**Work to complete**
Would you please copy the part of the material below that opens with the line containing "a_0, …, a_7 = 0, -1, 5, 1, -6, 4, 7, -10" and closes with the line containing "311, -792, 2017"? Copy it exactly, and only it.

━━━━━━━━━━━━━━━━━━━━

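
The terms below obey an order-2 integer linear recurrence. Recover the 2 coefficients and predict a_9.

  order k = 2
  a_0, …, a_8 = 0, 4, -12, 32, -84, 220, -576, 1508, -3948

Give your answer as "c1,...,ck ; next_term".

-3,-1 ; 10336

  a_2 = -3·4 + -1·0 = -12
  a_3 = -3·-12 + -1·4 = 32
  a_4 = -3·32 + -1·-12 = -84
  a_5 = -3·-84 + -1·32 = 220
  a_6 = -3·220 + -1·-84 = -576
  a_7 = -3·-576 + -1·220 = 1508
  a_8 = -3·1508 + -1·-576 = -3948
  a_9 = -3·-3948 + -1·1508 = 10336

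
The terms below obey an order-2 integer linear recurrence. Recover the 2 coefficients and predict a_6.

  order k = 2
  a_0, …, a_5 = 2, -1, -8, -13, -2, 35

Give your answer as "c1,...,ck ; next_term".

  a_2 = 2·-1 + -3·2 = -8
  a_3 = 2·-8 + -3·-1 = -13
  a_4 = 2·-13 + -3·-8 = -2
  a_5 = 2·-2 + -3·-13 = 35
  a_6 = 2·35 + -3·-2 = 76

2,-3 ; 76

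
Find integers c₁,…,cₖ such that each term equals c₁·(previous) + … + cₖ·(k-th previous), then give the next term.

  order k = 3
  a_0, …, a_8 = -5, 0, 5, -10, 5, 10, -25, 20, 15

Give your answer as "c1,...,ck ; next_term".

  a_3 = -1·5 + -1·0 + 1·-5 = -10
  a_4 = -1·-10 + -1·5 + 1·0 = 5
  a_5 = -1·5 + -1·-10 + 1·5 = 10
  a_6 = -1·10 + -1·5 + 1·-10 = -25
  a_7 = -1·-25 + -1·10 + 1·5 = 20
  a_8 = -1·20 + -1·-25 + 1·10 = 15
  a_9 = -1·15 + -1·20 + 1·-25 = -60

-1,-1,1 ; -60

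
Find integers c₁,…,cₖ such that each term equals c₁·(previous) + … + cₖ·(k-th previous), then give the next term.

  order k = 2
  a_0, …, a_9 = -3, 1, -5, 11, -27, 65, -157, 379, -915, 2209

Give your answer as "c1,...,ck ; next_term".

  a_2 = -2·1 + 1·-3 = -5
  a_3 = -2·-5 + 1·1 = 11
  a_4 = -2·11 + 1·-5 = -27
  a_5 = -2·-27 + 1·11 = 65
  a_6 = -2·65 + 1·-27 = -157
  a_7 = -2·-157 + 1·65 = 379
  a_8 = -2·379 + 1·-157 = -915
  a_9 = -2·-915 + 1·379 = 2209
  a_10 = -2·2209 + 1·-915 = -5333

-2,1 ; -5333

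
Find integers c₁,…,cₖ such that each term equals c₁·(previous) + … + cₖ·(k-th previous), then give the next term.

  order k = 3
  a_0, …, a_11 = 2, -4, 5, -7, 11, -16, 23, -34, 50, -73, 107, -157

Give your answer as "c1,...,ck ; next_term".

  a_3 = -1·5 + 0·-4 + -1·2 = -7
  a_4 = -1·-7 + 0·5 + -1·-4 = 11
  a_5 = -1·11 + 0·-7 + -1·5 = -16
  a_6 = -1·-16 + 0·11 + -1·-7 = 23
  a_7 = -1·23 + 0·-16 + -1·11 = -34
  a_8 = -1·-34 + 0·23 + -1·-16 = 50
  a_9 = -1·50 + 0·-34 + -1·23 = -73
  a_10 = -1·-73 + 0·50 + -1·-34 = 107
  a_11 = -1·107 + 0·-73 + -1·50 = -157
  a_12 = -1·-157 + 0·107 + -1·-73 = 230

-1,0,-1 ; 230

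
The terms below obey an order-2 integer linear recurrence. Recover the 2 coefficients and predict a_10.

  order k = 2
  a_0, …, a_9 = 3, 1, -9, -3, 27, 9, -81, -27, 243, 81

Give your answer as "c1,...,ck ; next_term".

0,-3 ; -729

  a_2 = 0·1 + -3·3 = -9
  a_3 = 0·-9 + -3·1 = -3
  a_4 = 0·-3 + -3·-9 = 27
  a_5 = 0·27 + -3·-3 = 9
  a_6 = 0·9 + -3·27 = -81
  a_7 = 0·-81 + -3·9 = -27
  a_8 = 0·-27 + -3·-81 = 243
  a_9 = 0·243 + -3·-27 = 81
  a_10 = 0·81 + -3·243 = -729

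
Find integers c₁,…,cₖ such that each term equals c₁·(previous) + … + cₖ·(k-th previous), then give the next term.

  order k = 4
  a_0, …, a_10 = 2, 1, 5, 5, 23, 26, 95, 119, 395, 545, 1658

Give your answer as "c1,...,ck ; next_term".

1,3,-3,3 ; 2465

  a_4 = 1·5 + 3·5 + -3·1 + 3·2 = 23
  a_5 = 1·23 + 3·5 + -3·5 + 3·1 = 26
  a_6 = 1·26 + 3·23 + -3·5 + 3·5 = 95
  a_7 = 1·95 + 3·26 + -3·23 + 3·5 = 119
  a_8 = 1·119 + 3·95 + -3·26 + 3·23 = 395
  a_9 = 1·395 + 3·119 + -3·95 + 3·26 = 545
  a_10 = 1·545 + 3·395 + -3·119 + 3·95 = 1658
  a_11 = 1·1658 + 3·545 + -3·395 + 3·119 = 2465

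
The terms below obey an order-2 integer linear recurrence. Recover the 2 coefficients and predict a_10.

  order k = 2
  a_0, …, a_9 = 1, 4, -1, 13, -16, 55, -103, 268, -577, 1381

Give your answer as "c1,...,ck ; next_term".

-1,3 ; -3112

  a_2 = -1·4 + 3·1 = -1
  a_3 = -1·-1 + 3·4 = 13
  a_4 = -1·13 + 3·-1 = -16
  a_5 = -1·-16 + 3·13 = 55
  a_6 = -1·55 + 3·-16 = -103
  a_7 = -1·-103 + 3·55 = 268
  a_8 = -1·268 + 3·-103 = -577
  a_9 = -1·-577 + 3·268 = 1381
  a_10 = -1·1381 + 3·-577 = -3112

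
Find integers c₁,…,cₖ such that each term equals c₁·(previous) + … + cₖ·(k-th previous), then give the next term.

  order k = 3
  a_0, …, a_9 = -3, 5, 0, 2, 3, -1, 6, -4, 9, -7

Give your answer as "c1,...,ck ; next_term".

  a_3 = -1·0 + 1·5 + 1·-3 = 2
  a_4 = -1·2 + 1·0 + 1·5 = 3
  a_5 = -1·3 + 1·2 + 1·0 = -1
  a_6 = -1·-1 + 1·3 + 1·2 = 6
  a_7 = -1·6 + 1·-1 + 1·3 = -4
  a_8 = -1·-4 + 1·6 + 1·-1 = 9
  a_9 = -1·9 + 1·-4 + 1·6 = -7
  a_10 = -1·-7 + 1·9 + 1·-4 = 12

-1,1,1 ; 12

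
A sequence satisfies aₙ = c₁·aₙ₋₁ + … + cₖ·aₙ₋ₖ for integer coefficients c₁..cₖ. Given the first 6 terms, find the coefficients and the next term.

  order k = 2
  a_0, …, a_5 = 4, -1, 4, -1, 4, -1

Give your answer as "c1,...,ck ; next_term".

0,1 ; 4

  a_2 = 0·-1 + 1·4 = 4
  a_3 = 0·4 + 1·-1 = -1
  a_4 = 0·-1 + 1·4 = 4
  a_5 = 0·4 + 1·-1 = -1
  a_6 = 0·-1 + 1·4 = 4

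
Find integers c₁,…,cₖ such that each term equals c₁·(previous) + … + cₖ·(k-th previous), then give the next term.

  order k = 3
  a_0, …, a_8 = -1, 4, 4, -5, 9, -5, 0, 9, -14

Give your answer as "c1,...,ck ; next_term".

-1,0,1 ; 14

  a_3 = -1·4 + 0·4 + 1·-1 = -5
  a_4 = -1·-5 + 0·4 + 1·4 = 9
  a_5 = -1·9 + 0·-5 + 1·4 = -5
  a_6 = -1·-5 + 0·9 + 1·-5 = 0
  a_7 = -1·0 + 0·-5 + 1·9 = 9
  a_8 = -1·9 + 0·0 + 1·-5 = -14
  a_9 = -1·-14 + 0·9 + 1·0 = 14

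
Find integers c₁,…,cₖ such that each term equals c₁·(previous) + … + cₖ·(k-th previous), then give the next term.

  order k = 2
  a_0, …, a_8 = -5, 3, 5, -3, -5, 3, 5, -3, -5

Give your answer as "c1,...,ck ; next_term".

0,-1 ; 3

  a_2 = 0·3 + -1·-5 = 5
  a_3 = 0·5 + -1·3 = -3
  a_4 = 0·-3 + -1·5 = -5
  a_5 = 0·-5 + -1·-3 = 3
  a_6 = 0·3 + -1·-5 = 5
  a_7 = 0·5 + -1·3 = -3
  a_8 = 0·-3 + -1·5 = -5
  a_9 = 0·-5 + -1·-3 = 3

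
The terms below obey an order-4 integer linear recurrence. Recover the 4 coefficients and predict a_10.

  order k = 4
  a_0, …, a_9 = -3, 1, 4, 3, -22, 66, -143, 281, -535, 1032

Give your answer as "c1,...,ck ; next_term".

  a_4 = -3·3 + -2·4 + 1·1 + 2·-3 = -22
  a_5 = -3·-22 + -2·3 + 1·4 + 2·1 = 66
  a_6 = -3·66 + -2·-22 + 1·3 + 2·4 = -143
  a_7 = -3·-143 + -2·66 + 1·-22 + 2·3 = 281
  a_8 = -3·281 + -2·-143 + 1·66 + 2·-22 = -535
  a_9 = -3·-535 + -2·281 + 1·-143 + 2·66 = 1032
  a_10 = -3·1032 + -2·-535 + 1·281 + 2·-143 = -2031

-3,-2,1,2 ; -2031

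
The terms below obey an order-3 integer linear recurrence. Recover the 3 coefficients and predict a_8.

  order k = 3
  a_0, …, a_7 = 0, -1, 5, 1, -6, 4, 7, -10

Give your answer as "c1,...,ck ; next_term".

0,-1,1 ; -3

  a_3 = 0·5 + -1·-1 + 1·0 = 1
  a_4 = 0·1 + -1·5 + 1·-1 = -6
  a_5 = 0·-6 + -1·1 + 1·5 = 4
  a_6 = 0·4 + -1·-6 + 1·1 = 7
  a_7 = 0·7 + -1·4 + 1·-6 = -10
  a_8 = 0·-10 + -1·7 + 1·4 = -3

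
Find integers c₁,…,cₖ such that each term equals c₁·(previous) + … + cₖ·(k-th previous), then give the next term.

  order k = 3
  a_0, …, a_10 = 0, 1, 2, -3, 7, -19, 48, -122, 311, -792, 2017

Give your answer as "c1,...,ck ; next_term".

  a_3 = -2·2 + 1·1 + -1·0 = -3
  a_4 = -2·-3 + 1·2 + -1·1 = 7
  a_5 = -2·7 + 1·-3 + -1·2 = -19
  a_6 = -2·-19 + 1·7 + -1·-3 = 48
  a_7 = -2·48 + 1·-19 + -1·7 = -122
  a_8 = -2·-122 + 1·48 + -1·-19 = 311
  a_9 = -2·311 + 1·-122 + -1·48 = -792
  a_10 = -2·-792 + 1·311 + -1·-122 = 2017
  a_11 = -2·2017 + 1·-792 + -1·311 = -5137

-2,1,-1 ; -5137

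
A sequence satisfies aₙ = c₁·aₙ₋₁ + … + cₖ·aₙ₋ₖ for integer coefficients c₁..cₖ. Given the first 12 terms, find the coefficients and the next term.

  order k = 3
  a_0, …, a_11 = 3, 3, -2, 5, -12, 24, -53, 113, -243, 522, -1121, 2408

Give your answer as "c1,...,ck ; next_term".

  a_3 = -1·-2 + 2·3 + -1·3 = 5
  a_4 = -1·5 + 2·-2 + -1·3 = -12
  a_5 = -1·-12 + 2·5 + -1·-2 = 24
  a_6 = -1·24 + 2·-12 + -1·5 = -53
  a_7 = -1·-53 + 2·24 + -1·-12 = 113
  a_8 = -1·113 + 2·-53 + -1·24 = -243
  a_9 = -1·-243 + 2·113 + -1·-53 = 522
  a_10 = -1·522 + 2·-243 + -1·113 = -1121
  a_11 = -1·-1121 + 2·522 + -1·-243 = 2408
  a_12 = -1·2408 + 2·-1121 + -1·522 = -5172

-1,2,-1 ; -5172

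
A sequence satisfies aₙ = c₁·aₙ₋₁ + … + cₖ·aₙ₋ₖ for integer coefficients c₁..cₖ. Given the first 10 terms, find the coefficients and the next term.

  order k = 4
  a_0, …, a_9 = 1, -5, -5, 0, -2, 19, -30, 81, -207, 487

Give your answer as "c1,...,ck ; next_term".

-2,1,-1,-2 ; -1202

  a_4 = -2·0 + 1·-5 + -1·-5 + -2·1 = -2
  a_5 = -2·-2 + 1·0 + -1·-5 + -2·-5 = 19
  a_6 = -2·19 + 1·-2 + -1·0 + -2·-5 = -30
  a_7 = -2·-30 + 1·19 + -1·-2 + -2·0 = 81
  a_8 = -2·81 + 1·-30 + -1·19 + -2·-2 = -207
  a_9 = -2·-207 + 1·81 + -1·-30 + -2·19 = 487
  a_10 = -2·487 + 1·-207 + -1·81 + -2·-30 = -1202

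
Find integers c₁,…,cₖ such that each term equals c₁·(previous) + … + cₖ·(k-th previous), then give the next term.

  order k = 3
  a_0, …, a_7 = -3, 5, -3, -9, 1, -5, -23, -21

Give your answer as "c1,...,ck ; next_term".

  a_3 = 1·-3 + 0·5 + 2·-3 = -9
  a_4 = 1·-9 + 0·-3 + 2·5 = 1
  a_5 = 1·1 + 0·-9 + 2·-3 = -5
  a_6 = 1·-5 + 0·1 + 2·-9 = -23
  a_7 = 1·-23 + 0·-5 + 2·1 = -21
  a_8 = 1·-21 + 0·-23 + 2·-5 = -31

1,0,2 ; -31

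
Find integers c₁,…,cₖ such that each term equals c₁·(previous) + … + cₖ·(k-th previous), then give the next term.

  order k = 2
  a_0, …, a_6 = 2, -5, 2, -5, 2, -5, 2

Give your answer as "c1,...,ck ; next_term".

  a_2 = 0·-5 + 1·2 = 2
  a_3 = 0·2 + 1·-5 = -5
  a_4 = 0·-5 + 1·2 = 2
  a_5 = 0·2 + 1·-5 = -5
  a_6 = 0·-5 + 1·2 = 2
  a_7 = 0·2 + 1·-5 = -5

0,1 ; -5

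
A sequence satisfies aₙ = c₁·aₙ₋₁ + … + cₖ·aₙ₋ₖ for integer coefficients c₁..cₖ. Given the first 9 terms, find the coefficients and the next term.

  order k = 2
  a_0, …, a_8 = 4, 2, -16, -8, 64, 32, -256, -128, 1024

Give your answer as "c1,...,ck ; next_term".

  a_2 = 0·2 + -4·4 = -16
  a_3 = 0·-16 + -4·2 = -8
  a_4 = 0·-8 + -4·-16 = 64
  a_5 = 0·64 + -4·-8 = 32
  a_6 = 0·32 + -4·64 = -256
  a_7 = 0·-256 + -4·32 = -128
  a_8 = 0·-128 + -4·-256 = 1024
  a_9 = 0·1024 + -4·-128 = 512

0,-4 ; 512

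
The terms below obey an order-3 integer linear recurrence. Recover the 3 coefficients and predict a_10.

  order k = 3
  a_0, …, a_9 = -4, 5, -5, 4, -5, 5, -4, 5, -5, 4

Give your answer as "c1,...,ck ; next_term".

  a_3 = 0·-5 + 0·5 + -1·-4 = 4
  a_4 = 0·4 + 0·-5 + -1·5 = -5
  a_5 = 0·-5 + 0·4 + -1·-5 = 5
  a_6 = 0·5 + 0·-5 + -1·4 = -4
  a_7 = 0·-4 + 0·5 + -1·-5 = 5
  a_8 = 0·5 + 0·-4 + -1·5 = -5
  a_9 = 0·-5 + 0·5 + -1·-4 = 4
  a_10 = 0·4 + 0·-5 + -1·5 = -5

0,0,-1 ; -5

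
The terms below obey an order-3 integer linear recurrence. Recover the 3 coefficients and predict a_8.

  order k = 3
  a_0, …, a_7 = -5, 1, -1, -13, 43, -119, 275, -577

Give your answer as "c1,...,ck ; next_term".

  a_3 = -3·-1 + -1·1 + 3·-5 = -13
  a_4 = -3·-13 + -1·-1 + 3·1 = 43
  a_5 = -3·43 + -1·-13 + 3·-1 = -119
  a_6 = -3·-119 + -1·43 + 3·-13 = 275
  a_7 = -3·275 + -1·-119 + 3·43 = -577
  a_8 = -3·-577 + -1·275 + 3·-119 = 1099

-3,-1,3 ; 1099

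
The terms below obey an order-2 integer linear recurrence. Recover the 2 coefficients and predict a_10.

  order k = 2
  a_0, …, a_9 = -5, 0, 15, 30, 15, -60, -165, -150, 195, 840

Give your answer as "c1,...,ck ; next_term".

2,-3 ; 1095

  a_2 = 2·0 + -3·-5 = 15
  a_3 = 2·15 + -3·0 = 30
  a_4 = 2·30 + -3·15 = 15
  a_5 = 2·15 + -3·30 = -60
  a_6 = 2·-60 + -3·15 = -165
  a_7 = 2·-165 + -3·-60 = -150
  a_8 = 2·-150 + -3·-165 = 195
  a_9 = 2·195 + -3·-150 = 840
  a_10 = 2·840 + -3·195 = 1095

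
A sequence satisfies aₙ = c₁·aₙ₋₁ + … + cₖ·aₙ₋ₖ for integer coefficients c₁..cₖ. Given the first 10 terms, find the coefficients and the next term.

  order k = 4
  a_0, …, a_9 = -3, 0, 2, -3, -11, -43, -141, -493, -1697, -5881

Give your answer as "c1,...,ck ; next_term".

3,2,-2,2 ; -20333

  a_4 = 3·-3 + 2·2 + -2·0 + 2·-3 = -11
  a_5 = 3·-11 + 2·-3 + -2·2 + 2·0 = -43
  a_6 = 3·-43 + 2·-11 + -2·-3 + 2·2 = -141
  a_7 = 3·-141 + 2·-43 + -2·-11 + 2·-3 = -493
  a_8 = 3·-493 + 2·-141 + -2·-43 + 2·-11 = -1697
  a_9 = 3·-1697 + 2·-493 + -2·-141 + 2·-43 = -5881
  a_10 = 3·-5881 + 2·-1697 + -2·-493 + 2·-141 = -20333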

━━━━━━━━━━━━━━━━━━━━

**Written solution**
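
  a_0, …, a_7 = 0, -1, 5, 1, -6, 4, 7, -10

Give your answer as "c1,...,ck ; next_term".

0,-1,1 ; -3

  a_3 = 0·5 + -1·-1 + 1·0 = 1
  a_4 = 0·1 + -1·5 + 1·-1 = -6
  a_5 = 0·-6 + -1·1 + 1·5 = 4
  a_6 = 0·4 + -1·-6 + 1·1 = 7
  a_7 = 0·7 + -1·4 + 1·-6 = -10
  a_8 = 0·-10 + -1·7 + 1·4 = -3

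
Find integers c₁,…,cₖ such that each term equals c₁·(previous) + … + cₖ·(k-th previous), then give the next term.

  order k = 3
  a_0, …, a_10 = 0, 1, 2, -3, 7, -19, 48, -122, 311, -792, 2017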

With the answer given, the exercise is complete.